**What to produce:**
Beginning with the line that has "A thin layer of transparent fluid (n = 1.43)", please write out the remaining lines of the material exactly, the last one included.

**Available records:**
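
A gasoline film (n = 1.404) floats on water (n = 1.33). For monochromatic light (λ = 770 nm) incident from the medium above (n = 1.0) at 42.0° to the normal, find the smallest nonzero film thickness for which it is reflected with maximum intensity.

Ray reflecting at the top interface goes from n = 1.0 toward n = 1.404: a half-wave phase shift.
Bottom surface (1.404 → 1.33): reflection off a lower-index medium gives no phase shift.
The two reflections differ by half a wavelength.
So the condition for constructive reflection is 2 n t cos θ_r = (m + ½) λ.
Snell's law: 1.0 sin 42.0° = 1.404 sin θ_r → sin θ_r = 0.477, cos θ_r = 0.879.
Minimum at m = 0: t = λ / (4 n cos θ_r) = 770 / (4 × 1.404 × 0.879) = 156 nm.

156 nm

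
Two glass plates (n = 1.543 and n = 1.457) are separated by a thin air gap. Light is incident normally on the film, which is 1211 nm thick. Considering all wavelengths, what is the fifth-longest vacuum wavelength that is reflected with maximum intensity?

At the upper boundary (n = 1.543 to n = 1.0) the reflected ray undergoes no phase shift.
At the lower boundary (n = 1.0 to n = 1.457) the reflected ray undergoes a half-wave phase shift.
Net: one phase inversion between the two reflected rays.
With one net inversion, constructive interference in reflection requires 2 n t = (m + ½) λ.
λ = 2 n t / (m + ½). The fifth-longest wavelength is m = 4: λ = 2 × 1.0 × 1211 / 4.50 = 538 nm.

538 nm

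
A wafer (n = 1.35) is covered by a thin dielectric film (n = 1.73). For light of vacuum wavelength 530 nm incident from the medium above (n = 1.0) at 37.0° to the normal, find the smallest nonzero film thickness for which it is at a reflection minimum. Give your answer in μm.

Top surface (1.0 → 1.73): reflection off a higher-index medium gives a half-wave phase shift.
Ray reflecting at the bottom interface goes from n = 1.73 toward n = 1.35: no phase shift.
Exactly one π shift → a net half-wave offset.
So the condition for destructive reflection is 2 n t cos θ_r = m λ.
Snell's law: 1.0 sin 37.0° = 1.73 sin θ_r → sin θ_r = 0.348, cos θ_r = 0.938.
Minimum nonzero at m = 1: t = λ / (2 n cos θ_r) = 530 / (2 × 1.73 × 0.938) = 163 nm.

0.163 μm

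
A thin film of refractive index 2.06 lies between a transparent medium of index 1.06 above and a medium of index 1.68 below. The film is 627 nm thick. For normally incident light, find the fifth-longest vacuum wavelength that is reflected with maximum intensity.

574 nm

At the upper boundary (n = 1.06 to n = 2.06) the reflected ray undergoes a half-wave phase shift.
Ray reflecting at the bottom interface goes from n = 2.06 toward n = 1.68: no phase shift.
Net: one phase inversion between the two reflected rays.
For maximum reflection here: 2 n t = (m + ½) λ.
λ = 2 n t / (m + ½). The fifth-longest wavelength is m = 4: λ = 2 × 2.06 × 627 / 4.50 = 574 nm.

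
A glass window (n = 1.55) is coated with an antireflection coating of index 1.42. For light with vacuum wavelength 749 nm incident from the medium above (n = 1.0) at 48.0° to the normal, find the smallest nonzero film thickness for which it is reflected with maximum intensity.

310 nm

Top surface (1.0 → 1.42): reflection off a higher-index medium gives a half-wave phase shift.
Bottom surface (1.42 → 1.55): reflection off a higher-index medium gives a half-wave phase shift.
The two reflections carry the same phase change, so no net offset.
For bright reflection here: 2 n t cos θ_r = m λ.
Snell's law: 1.0 sin 48.0° = 1.42 sin θ_r → sin θ_r = 0.523, cos θ_r = 0.852.
Minimum nonzero at m = 1: t = λ / (2 n cos θ_r) = 749 / (2 × 1.42 × 0.852) = 310 nm.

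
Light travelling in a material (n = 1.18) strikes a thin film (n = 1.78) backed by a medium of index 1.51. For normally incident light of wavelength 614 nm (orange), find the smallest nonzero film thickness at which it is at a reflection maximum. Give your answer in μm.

0.0862 μm

At the upper boundary (n = 1.18 to n = 1.78) the reflected ray undergoes a half-wave phase shift.
At the lower boundary (n = 1.78 to n = 1.51) the reflected ray undergoes no phase shift.
The two reflections differ by half a wavelength.
With one net inversion, constructive interference in reflection requires 2 n t = (m + ½) λ.
Minimum at m = 0: t = λ / (4 n) = 614 / (4 × 1.78) = 86.2 nm.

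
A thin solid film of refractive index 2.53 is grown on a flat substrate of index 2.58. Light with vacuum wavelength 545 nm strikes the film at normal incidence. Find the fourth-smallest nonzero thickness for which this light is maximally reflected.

At the upper boundary (n = 1.0 to n = 2.53) the reflected ray undergoes a half-wave phase shift.
Ray reflecting at the bottom interface goes from n = 2.53 toward n = 2.58: a half-wave phase shift.
Net: no relative phase inversion (both shifts match).
So the condition for constructive reflection is 2 n t = m λ.
The fourth-smallest nonzero thickness corresponds to m = 4: t = m λ / (2 n) = 4.00 × 545 / (2 × 2.53) = 431 nm.

431 nm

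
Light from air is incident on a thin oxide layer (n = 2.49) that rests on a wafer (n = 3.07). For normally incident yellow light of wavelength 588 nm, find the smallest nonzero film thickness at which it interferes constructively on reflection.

At the upper boundary (n = 1.0 to n = 2.49) the reflected ray undergoes a half-wave phase shift.
Ray reflecting at the bottom interface goes from n = 2.49 toward n = 3.07: a half-wave phase shift.
Net: no relative phase inversion (both shifts match).
So the condition for constructive reflection is 2 n t = m λ.
Minimum nonzero at m = 1: t = λ / (2 n) = 588 / (2 × 2.49) = 118 nm.

118 nm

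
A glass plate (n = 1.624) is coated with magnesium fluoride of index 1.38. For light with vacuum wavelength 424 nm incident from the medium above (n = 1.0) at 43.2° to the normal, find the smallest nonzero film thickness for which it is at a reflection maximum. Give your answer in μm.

Top surface (1.0 → 1.38): reflection off a higher-index medium gives a half-wave phase shift.
At the lower boundary (n = 1.38 to n = 1.624) the reflected ray undergoes a half-wave phase shift.
Net: no relative phase inversion (both shifts match).
With no net inversion, constructive interference in reflection requires 2 n t cos θ_r = m λ.
Snell's law: 1.0 sin 43.2° = 1.38 sin θ_r → sin θ_r = 0.496, cos θ_r = 0.868.
Minimum nonzero at m = 1: t = λ / (2 n cos θ_r) = 424 / (2 × 1.38 × 0.868) = 177 nm.

0.177 μm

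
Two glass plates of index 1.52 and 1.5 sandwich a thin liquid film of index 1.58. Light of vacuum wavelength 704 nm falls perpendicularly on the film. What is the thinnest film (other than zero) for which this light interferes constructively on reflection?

111 nm

Top surface (1.52 → 1.58): reflection off a higher-index medium gives a half-wave phase shift.
Ray reflecting at the bottom interface goes from n = 1.58 toward n = 1.5: no phase shift.
Net: one phase inversion between the two reflected rays.
With one net inversion, constructive interference in reflection requires 2 n t = (m + ½) λ.
Minimum at m = 0: t = λ / (4 n) = 704 / (4 × 1.58) = 111 nm.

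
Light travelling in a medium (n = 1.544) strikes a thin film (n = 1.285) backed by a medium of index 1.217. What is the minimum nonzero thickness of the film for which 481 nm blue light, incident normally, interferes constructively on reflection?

187 nm

Ray reflecting at the top interface goes from n = 1.544 toward n = 1.285: no phase shift.
Bottom surface (1.285 → 1.217): reflection off a lower-index medium gives no phase shift.
Net: no relative phase inversion (both shifts match).
So the condition for constructive reflection is 2 n t = m λ.
Minimum nonzero at m = 1: t = λ / (2 n) = 481 / (2 × 1.285) = 187 nm.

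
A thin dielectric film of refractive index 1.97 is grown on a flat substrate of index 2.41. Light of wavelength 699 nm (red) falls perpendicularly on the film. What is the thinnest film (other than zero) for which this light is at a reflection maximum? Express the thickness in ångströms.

Top surface (1.0 → 1.97): reflection off a higher-index medium gives a half-wave phase shift.
Ray reflecting at the bottom interface goes from n = 1.97 toward n = 2.41: a half-wave phase shift.
Net: no relative phase inversion (both shifts match).
For maximum reflection here: 2 n t = m λ.
Minimum nonzero at m = 1: t = λ / (2 n) = 699 / (2 × 1.97) = 177 nm.

1774 Å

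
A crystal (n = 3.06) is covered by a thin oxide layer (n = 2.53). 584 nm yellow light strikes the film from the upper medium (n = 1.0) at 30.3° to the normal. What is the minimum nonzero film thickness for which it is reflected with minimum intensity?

At the upper boundary (n = 1.0 to n = 2.53) the reflected ray undergoes a half-wave phase shift.
At the lower boundary (n = 2.53 to n = 3.06) the reflected ray undergoes a half-wave phase shift.
Net: no relative phase inversion (both shifts match).
With no net inversion, destructive interference in reflection requires 2 n t cos θ_r = (m + ½) λ.
Snell's law: 1.0 sin 30.3° = 2.53 sin θ_r → sin θ_r = 0.199, cos θ_r = 0.980.
Minimum at m = 0: t = λ / (4 n cos θ_r) = 584 / (4 × 2.53 × 0.980) = 58.9 nm.

58.9 nm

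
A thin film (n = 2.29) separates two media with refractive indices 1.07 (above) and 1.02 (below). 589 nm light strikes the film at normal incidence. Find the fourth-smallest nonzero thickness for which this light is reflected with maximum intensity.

450 nm

Top surface (1.07 → 2.29): reflection off a higher-index medium gives a half-wave phase shift.
At the lower boundary (n = 2.29 to n = 1.02) the reflected ray undergoes no phase shift.
Exactly one π shift → a net half-wave offset.
With one net inversion, constructive interference in reflection requires 2 n t = (m + ½) λ.
The fourth-smallest nonzero thickness corresponds to m = 3: t = (m + ½) λ / (2 n) = 3.50 × 589 / (2 × 2.29) = 450 nm.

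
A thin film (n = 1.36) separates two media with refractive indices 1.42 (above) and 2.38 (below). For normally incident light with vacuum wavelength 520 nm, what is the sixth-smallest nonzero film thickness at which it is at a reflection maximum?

1051 nm

At the upper boundary (n = 1.42 to n = 1.36) the reflected ray undergoes no phase shift.
At the lower boundary (n = 1.36 to n = 2.38) the reflected ray undergoes a half-wave phase shift.
The two reflections differ by half a wavelength.
For strong reflection here: 2 n t = (m + ½) λ.
The sixth-smallest nonzero thickness corresponds to m = 5: t = (m + ½) λ / (2 n) = 5.50 × 520 / (2 × 1.36) = 1051 nm.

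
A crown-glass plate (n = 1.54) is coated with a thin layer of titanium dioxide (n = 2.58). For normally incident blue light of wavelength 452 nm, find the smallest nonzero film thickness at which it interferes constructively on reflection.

At the upper boundary (n = 1.0 to n = 2.58) the reflected ray undergoes a half-wave phase shift.
Ray reflecting at the bottom interface goes from n = 2.58 toward n = 1.54: no phase shift.
Net: one phase inversion between the two reflected rays.
With one net inversion, constructive interference in reflection requires 2 n t = (m + ½) λ.
Minimum at m = 0: t = λ / (4 n) = 452 / (4 × 2.58) = 43.8 nm.

43.8 nm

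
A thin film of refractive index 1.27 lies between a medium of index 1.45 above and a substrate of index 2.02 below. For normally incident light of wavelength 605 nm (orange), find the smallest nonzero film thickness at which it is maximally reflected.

119 nm

At the upper boundary (n = 1.45 to n = 1.27) the reflected ray undergoes no phase shift.
Bottom surface (1.27 → 2.02): reflection off a higher-index medium gives a half-wave phase shift.
The two reflections differ by half a wavelength.
With one net inversion, constructive interference in reflection requires 2 n t = (m + ½) λ.
Minimum at m = 0: t = λ / (4 n) = 605 / (4 × 1.27) = 119 nm.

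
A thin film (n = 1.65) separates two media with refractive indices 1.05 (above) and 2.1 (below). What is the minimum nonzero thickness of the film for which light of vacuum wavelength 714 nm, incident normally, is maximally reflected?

216 nm

Ray reflecting at the top interface goes from n = 1.05 toward n = 1.65: a half-wave phase shift.
Bottom surface (1.65 → 2.1): reflection off a higher-index medium gives a half-wave phase shift.
Zero or two π shifts → no net half-wave offset.
With no net inversion, constructive interference in reflection requires 2 n t = m λ.
Minimum nonzero at m = 1: t = λ / (2 n) = 714 / (2 × 1.65) = 216 nm.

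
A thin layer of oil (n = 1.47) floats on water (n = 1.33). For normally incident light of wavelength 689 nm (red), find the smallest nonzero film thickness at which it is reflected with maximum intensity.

117 nm

Ray reflecting at the top interface goes from n = 1.0 toward n = 1.47: a half-wave phase shift.
Ray reflecting at the bottom interface goes from n = 1.47 toward n = 1.33: no phase shift.
The two reflections differ by half a wavelength.
For strong reflection here: 2 n t = (m + ½) λ.
Minimum at m = 0: t = λ / (4 n) = 689 / (4 × 1.47) = 117 nm.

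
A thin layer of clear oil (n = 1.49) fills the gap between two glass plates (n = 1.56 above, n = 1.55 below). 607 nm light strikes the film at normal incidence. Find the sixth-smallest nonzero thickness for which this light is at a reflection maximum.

At the upper boundary (n = 1.56 to n = 1.49) the reflected ray undergoes no phase shift.
At the lower boundary (n = 1.49 to n = 1.55) the reflected ray undergoes a half-wave phase shift.
Net: one phase inversion between the two reflected rays.
So the condition for constructive reflection is 2 n t = (m + ½) λ.
The sixth-smallest nonzero thickness corresponds to m = 5: t = (m + ½) λ / (2 n) = 5.50 × 607 / (2 × 1.49) = 1120 nm.

1120 nm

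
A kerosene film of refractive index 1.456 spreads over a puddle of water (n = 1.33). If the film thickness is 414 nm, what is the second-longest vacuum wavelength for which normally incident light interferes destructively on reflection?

603 nm

Top surface (1.0 → 1.456): reflection off a higher-index medium gives a half-wave phase shift.
Ray reflecting at the bottom interface goes from n = 1.456 toward n = 1.33: no phase shift.
Net: one phase inversion between the two reflected rays.
With one net inversion, destructive interference in reflection requires 2 n t = m λ.
λ = 2 n t / m. The second-longest wavelength is m = 2: λ = 2 × 1.456 × 414 / 2.00 = 603 nm.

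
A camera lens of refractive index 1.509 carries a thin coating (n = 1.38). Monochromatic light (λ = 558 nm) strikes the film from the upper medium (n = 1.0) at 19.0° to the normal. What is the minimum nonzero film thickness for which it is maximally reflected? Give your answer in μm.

At the upper boundary (n = 1.0 to n = 1.38) the reflected ray undergoes a half-wave phase shift.
At the lower boundary (n = 1.38 to n = 1.509) the reflected ray undergoes a half-wave phase shift.
Net: no relative phase inversion (both shifts match).
With no net inversion, constructive interference in reflection requires 2 n t cos θ_r = m λ.
Snell's law: 1.0 sin 19.0° = 1.38 sin θ_r → sin θ_r = 0.236, cos θ_r = 0.972.
Minimum nonzero at m = 1: t = λ / (2 n cos θ_r) = 558 / (2 × 1.38 × 0.972) = 208 nm.

0.208 μm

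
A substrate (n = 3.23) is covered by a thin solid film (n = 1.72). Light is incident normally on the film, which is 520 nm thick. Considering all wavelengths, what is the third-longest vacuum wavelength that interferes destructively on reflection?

716 nm

Ray reflecting at the top interface goes from n = 1.0 toward n = 1.72: a half-wave phase shift.
Bottom surface (1.72 → 3.23): reflection off a higher-index medium gives a half-wave phase shift.
Zero or two π shifts → no net half-wave offset.
For minimum reflection here: 2 n t = (m + ½) λ.
λ = 2 n t / (m + ½). The third-longest wavelength is m = 2: λ = 2 × 1.72 × 520 / 2.50 = 716 nm.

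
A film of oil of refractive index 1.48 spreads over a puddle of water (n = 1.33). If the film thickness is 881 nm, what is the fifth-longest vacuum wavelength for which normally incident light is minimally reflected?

522 nm

Top surface (1.0 → 1.48): reflection off a higher-index medium gives a half-wave phase shift.
Bottom surface (1.48 → 1.33): reflection off a lower-index medium gives no phase shift.
Exactly one π shift → a net half-wave offset.
With one net inversion, destructive interference in reflection requires 2 n t = m λ.
λ = 2 n t / m. The fifth-longest wavelength is m = 5: λ = 2 × 1.48 × 881 / 5.00 = 522 nm.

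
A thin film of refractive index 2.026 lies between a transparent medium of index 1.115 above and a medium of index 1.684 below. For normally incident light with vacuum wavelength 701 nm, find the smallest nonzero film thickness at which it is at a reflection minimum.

At the upper boundary (n = 1.115 to n = 2.026) the reflected ray undergoes a half-wave phase shift.
Ray reflecting at the bottom interface goes from n = 2.026 toward n = 1.684: no phase shift.
The two reflections differ by half a wavelength.
For dark reflection here: 2 n t = m λ.
Minimum nonzero at m = 1: t = λ / (2 n) = 701 / (2 × 2.026) = 173 nm.

173 nm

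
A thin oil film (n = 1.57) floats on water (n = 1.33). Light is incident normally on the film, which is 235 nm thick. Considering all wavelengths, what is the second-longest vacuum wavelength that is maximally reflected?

492 nm

At the upper boundary (n = 1.0 to n = 1.57) the reflected ray undergoes a half-wave phase shift.
Bottom surface (1.57 → 1.33): reflection off a lower-index medium gives no phase shift.
Exactly one π shift → a net half-wave offset.
For maximum reflection here: 2 n t = (m + ½) λ.
λ = 2 n t / (m + ½). The second-longest wavelength is m = 1: λ = 2 × 1.57 × 235 / 1.50 = 492 nm.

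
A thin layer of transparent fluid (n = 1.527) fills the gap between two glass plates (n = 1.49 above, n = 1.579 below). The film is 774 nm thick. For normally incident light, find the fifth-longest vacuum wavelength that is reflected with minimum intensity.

At the upper boundary (n = 1.49 to n = 1.527) the reflected ray undergoes a half-wave phase shift.
Bottom surface (1.527 → 1.579): reflection off a higher-index medium gives a half-wave phase shift.
The two reflections carry the same phase change, so no net offset.
So the condition for destructive reflection is 2 n t = (m + ½) λ.
λ = 2 n t / (m + ½). The fifth-longest wavelength is m = 4: λ = 2 × 1.527 × 774 / 4.50 = 525 nm.

525 nm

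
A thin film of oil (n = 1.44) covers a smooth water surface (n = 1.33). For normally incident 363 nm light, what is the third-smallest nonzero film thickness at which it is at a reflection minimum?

Ray reflecting at the top interface goes from n = 1.0 toward n = 1.44: a half-wave phase shift.
At the lower boundary (n = 1.44 to n = 1.33) the reflected ray undergoes no phase shift.
The two reflections differ by half a wavelength.
For minimum reflection here: 2 n t = m λ.
The third-smallest nonzero thickness corresponds to m = 3: t = m λ / (2 n) = 3.00 × 363 / (2 × 1.44) = 378 nm.

378 nm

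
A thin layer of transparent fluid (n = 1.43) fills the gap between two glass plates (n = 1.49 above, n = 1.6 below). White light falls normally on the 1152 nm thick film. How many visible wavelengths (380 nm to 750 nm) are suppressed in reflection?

4

Ray reflecting at the top interface goes from n = 1.49 toward n = 1.43: no phase shift.
Bottom surface (1.43 → 1.6): reflection off a higher-index medium gives a half-wave phase shift.
The two reflections differ by half a wavelength.
For dark reflection here: 2 n t = m λ.
λ = 2 n t / m = 3295 / m nm.
m=4: 824 nm (IR); m=5: 659 nm (visible); m=6: 549 nm (visible); m=7: 471 nm (visible); m=8: 412 nm (visible); m=9: 366 nm (UV).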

**Exercise solution:**
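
A thin layer of transparent fluid (n = 1.43) fills the gap between two glass plates (n = 1.49 above, n = 1.6 below). White light falls normally on the 1152 nm thick film. How many visible wavelengths (380 nm to 750 nm) are suppressed in reflection?

4

Ray reflecting at the top interface goes from n = 1.49 toward n = 1.43: no phase shift.
Bottom surface (1.43 → 1.6): reflection off a higher-index medium gives a half-wave phase shift.
The two reflections differ by half a wavelength.
For dark reflection here: 2 n t = m λ.
λ = 2 n t / m = 3295 / m nm.
m=4: 824 nm (IR); m=5: 659 nm (visible); m=6: 549 nm (visible); m=7: 471 nm (visible); m=8: 412 nm (visible); m=9: 366 nm (UV).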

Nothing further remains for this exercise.